Work required: Show, from the entries below, every line in which "semiannually" appears.

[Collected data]
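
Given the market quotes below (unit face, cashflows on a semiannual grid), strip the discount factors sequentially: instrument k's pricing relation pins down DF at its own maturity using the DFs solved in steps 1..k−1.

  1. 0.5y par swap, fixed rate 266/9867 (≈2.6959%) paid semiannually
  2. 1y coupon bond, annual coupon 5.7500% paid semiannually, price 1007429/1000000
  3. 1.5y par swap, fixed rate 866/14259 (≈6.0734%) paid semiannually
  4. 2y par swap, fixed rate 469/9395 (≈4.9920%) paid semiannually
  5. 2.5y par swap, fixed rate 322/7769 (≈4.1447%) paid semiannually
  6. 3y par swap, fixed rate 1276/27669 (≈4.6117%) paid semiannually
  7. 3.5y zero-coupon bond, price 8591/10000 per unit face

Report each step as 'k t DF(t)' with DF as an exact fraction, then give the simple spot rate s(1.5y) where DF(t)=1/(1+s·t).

step 1 [0.5y] swap r/2=133/9867: DF=(1 − 133/9867·(0))/(1+133/9867) = 9867/10000 ≈ 0.986700
step 2 [1y] bond c/2=23/800: DF=(1007429/1000000 − 23/800·(0.986700))/(1+23/800) = 9517/10000 ≈ 0.951700
step 3 [1.5y] swap r/2=433/14259: DF=(1 − 433/14259·(0.986700+0.951700))/(1+433/14259) = 4567/5000 ≈ 0.913400
step 4 [2y] swap r/2=469/18790: DF=(1 − 469/18790·(0.986700+0.951700+0.913400))/(1+469/18790) = 4531/5000 ≈ 0.906200
step 5 [2.5y] swap r/2=161/7769: DF=(1 − 161/7769·(0.986700+0.951700+0.913400+0.906200))/(1+161/7769) = 4517/5000 ≈ 0.903400
step 6 [3y] swap r/2=638/27669: DF=(1 − 638/27669·(0.986700+0.951700+0.913400+0.906200+0.903400))/(1+638/27669) = 2181/2500 ≈ 0.872400
step 7 [3.5y] zero: DF = P = 8591/10000 ≈ 0.859100

1 1/2 9867/10000
2 1 9517/10000
3 3/2 4567/5000
4 2 4531/5000
5 5/2 4517/5000
6 3 2181/2500
7 7/2 8591/10000
s(1.5y) = (1/(4567/5000) − 1)/(3/2) = 866/13701 ≈ 6.3207%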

Solution to the exercise:
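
  1. 0.5y par swap, fixed rate 266/9867 (≈2.6959%) paid semiannually
  2. 1y coupon bond, annual coupon 5.7500% paid semiannually, price 1007429/1000000
  3. 1.5y par swap, fixed rate 866/14259 (≈6.0734%) paid semiannually
  4. 2y par swap, fixed rate 469/9395 (≈4.9920%) paid semiannually
  5. 2.5y par swap, fixed rate 322/7769 (≈4.1447%) paid semiannually
  6. 3y par swap, fixed rate 1276/27669 (≈4.6117%) paid semiannually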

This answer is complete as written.